### ACTIVITY:
Each line from the start of the entries through the line that contains "Initial register state: 0xD7071" should be output exactly, please.

### DATA SUPPLIED:
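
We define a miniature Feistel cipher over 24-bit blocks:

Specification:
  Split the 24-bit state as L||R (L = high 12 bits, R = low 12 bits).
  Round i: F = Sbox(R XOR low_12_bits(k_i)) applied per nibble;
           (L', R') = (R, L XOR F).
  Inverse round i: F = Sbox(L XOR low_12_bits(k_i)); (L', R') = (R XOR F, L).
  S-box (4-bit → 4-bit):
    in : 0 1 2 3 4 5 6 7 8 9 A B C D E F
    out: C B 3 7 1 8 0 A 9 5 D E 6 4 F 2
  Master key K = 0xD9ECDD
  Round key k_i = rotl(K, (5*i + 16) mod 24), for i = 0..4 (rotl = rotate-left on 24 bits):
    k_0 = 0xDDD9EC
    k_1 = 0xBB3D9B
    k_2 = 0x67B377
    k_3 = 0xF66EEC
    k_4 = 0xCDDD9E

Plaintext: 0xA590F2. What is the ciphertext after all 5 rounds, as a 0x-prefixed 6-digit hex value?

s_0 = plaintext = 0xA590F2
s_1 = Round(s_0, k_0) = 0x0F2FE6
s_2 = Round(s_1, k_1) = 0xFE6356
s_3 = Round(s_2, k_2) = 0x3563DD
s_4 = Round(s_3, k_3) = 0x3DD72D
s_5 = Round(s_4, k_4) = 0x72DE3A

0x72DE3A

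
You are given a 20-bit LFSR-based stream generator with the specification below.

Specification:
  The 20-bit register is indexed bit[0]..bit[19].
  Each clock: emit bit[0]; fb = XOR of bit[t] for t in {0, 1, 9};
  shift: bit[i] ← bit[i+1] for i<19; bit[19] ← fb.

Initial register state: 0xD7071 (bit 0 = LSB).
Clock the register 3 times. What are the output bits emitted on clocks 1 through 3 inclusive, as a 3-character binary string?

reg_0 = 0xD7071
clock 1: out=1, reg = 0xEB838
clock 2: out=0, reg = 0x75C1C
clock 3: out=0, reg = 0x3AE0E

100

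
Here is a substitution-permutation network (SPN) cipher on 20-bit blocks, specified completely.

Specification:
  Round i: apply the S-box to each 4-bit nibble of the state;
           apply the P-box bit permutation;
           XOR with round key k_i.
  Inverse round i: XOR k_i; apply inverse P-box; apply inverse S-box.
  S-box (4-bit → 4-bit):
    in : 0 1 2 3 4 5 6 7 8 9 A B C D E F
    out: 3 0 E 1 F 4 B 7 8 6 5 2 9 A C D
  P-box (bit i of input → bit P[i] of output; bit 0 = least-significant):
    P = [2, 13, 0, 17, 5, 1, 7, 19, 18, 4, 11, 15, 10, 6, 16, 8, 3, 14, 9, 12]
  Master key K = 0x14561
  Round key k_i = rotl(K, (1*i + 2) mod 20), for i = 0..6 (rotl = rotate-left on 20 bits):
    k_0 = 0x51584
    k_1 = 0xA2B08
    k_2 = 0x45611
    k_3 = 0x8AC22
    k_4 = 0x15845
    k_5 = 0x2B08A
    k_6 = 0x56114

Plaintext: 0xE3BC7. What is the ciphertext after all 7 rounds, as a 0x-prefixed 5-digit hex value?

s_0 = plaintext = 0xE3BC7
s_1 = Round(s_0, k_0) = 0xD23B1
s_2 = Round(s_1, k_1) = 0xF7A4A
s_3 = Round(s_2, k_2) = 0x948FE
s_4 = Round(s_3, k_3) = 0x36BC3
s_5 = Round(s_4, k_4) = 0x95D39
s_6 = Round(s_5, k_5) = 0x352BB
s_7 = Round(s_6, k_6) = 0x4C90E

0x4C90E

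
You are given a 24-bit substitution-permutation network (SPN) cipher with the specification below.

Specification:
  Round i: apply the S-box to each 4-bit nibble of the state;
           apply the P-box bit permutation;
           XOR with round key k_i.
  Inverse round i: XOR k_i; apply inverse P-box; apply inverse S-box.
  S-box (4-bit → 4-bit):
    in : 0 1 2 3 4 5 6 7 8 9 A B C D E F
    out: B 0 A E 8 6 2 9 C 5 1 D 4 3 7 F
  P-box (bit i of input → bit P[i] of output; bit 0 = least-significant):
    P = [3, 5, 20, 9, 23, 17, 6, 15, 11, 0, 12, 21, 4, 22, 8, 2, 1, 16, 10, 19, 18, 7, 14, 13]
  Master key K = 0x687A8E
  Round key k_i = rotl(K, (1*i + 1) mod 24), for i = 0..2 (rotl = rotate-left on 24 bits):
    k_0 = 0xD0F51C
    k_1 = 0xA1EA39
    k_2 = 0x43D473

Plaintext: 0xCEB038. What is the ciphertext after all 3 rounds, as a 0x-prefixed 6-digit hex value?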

### OUTPUT OF THE TASK:
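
We define a miniature Feistel cipher over 24-bit blocks:

Specification:
  Split the 24-bit state as L||R (L = high 12 bits, R = low 12 bits).
  Round i: F = Sbox(R XOR low_12_bits(k_i)) applied per nibble;
           (L', R') = (R, L XOR F).
  Inverse round i: F = Sbox(L XOR low_12_bits(k_i)); (L', R') = (R XOR F, L).
  S-box (4-bit → 4-bit):
    in : 0 1 2 3 4 5 6 7 8 9 A B C D E F
    out: C B 3 7 1 8 0 A 9 5 D E 6 4 F 2
  Master key K = 0xD9ECDD
  Round key k_i = rotl(K, (5*i + 16) mod 24), for i = 0..4 (rotl = rotate-left on 24 bits):
    k_0 = 0xDDD9EC
    k_1 = 0xBB3D9B
    k_2 = 0x67B377
    k_3 = 0xF66EEC
    k_4 = 0xCDDD9E

Plaintext: 0xA590F2. What is the ciphertext after all 5 rounds, as a 0x-prefixed 6-digit hex value?

s_0 = plaintext = 0xA590F2
s_1 = Round(s_0, k_0) = 0x0F2FE6
s_2 = Round(s_1, k_1) = 0xFE6356
s_3 = Round(s_2, k_2) = 0x3563DD
s_4 = Round(s_3, k_3) = 0x3DD72D
s_5 = Round(s_4, k_4) = 0x72DE3A

0x72DE3A

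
You are given a 20-bit LFSR-based stream generator with the specification below.

Specification:
  The 20-bit register is indexed bit[0]..bit[19].
  Each clock: emit bit[0]; fb = XOR of bit[t] for t in {0, 1, 9};
  shift: bit[i] ← bit[i+1] for i<19; bit[19] ← fb.

Initial register state: 0xD7071 (bit 0 = LSB).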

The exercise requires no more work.